# Try it:
Output the material exactly, with every line intact.
----- Exercise data
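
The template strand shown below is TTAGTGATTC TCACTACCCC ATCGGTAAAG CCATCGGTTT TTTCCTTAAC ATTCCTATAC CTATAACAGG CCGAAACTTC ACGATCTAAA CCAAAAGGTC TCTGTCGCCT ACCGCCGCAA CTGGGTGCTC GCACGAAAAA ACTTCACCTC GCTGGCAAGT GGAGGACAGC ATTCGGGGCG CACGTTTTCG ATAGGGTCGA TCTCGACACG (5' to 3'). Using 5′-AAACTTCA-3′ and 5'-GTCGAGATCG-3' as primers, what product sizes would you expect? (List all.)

The forward primer AAACTTCA matches the top strand at positions 74–81, 139–146.
The reverse primer's reverse complement is CGATCTCGAC, matching at positions 198–207.
Each forward site pairs with the reverse site to give a product ending at position 207: sizes 134, 69 bp.

134 bp, 69 bp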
----------
# Your solution:
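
The template strand shown below is TTAGTGATTC TCACTACCCC ATCGGTAAAG CCATCGGTTT TTTCCTTAAC ATTCCTATAC CTATAACAGG CCGAAACTTC ACGATCTAAA CCAAAAGGTC TCTGTCGCCT ACCGCCGCAA CTGGGTGCTC GCACGAAAAA ACTTCACCTC GCTGGCAAGT GGAGGACAGC ATTCGGGGCG CACGTTTTCG ATAGGGTCGA TCTCGACACG (5' to 3'). Using 5′-AAACTTCA-3′ and 5'-GTCGAGATCG-3' as primers, what product sizes would you expect? (List all.)

The forward primer AAACTTCA matches the top strand at positions 74–81, 139–146.
The reverse primer's reverse complement is CGATCTCGAC, matching at positions 198–207.
Each forward site pairs with the reverse site to give a product ending at position 207: sizes 134, 69 bp.

134 bp, 69 bp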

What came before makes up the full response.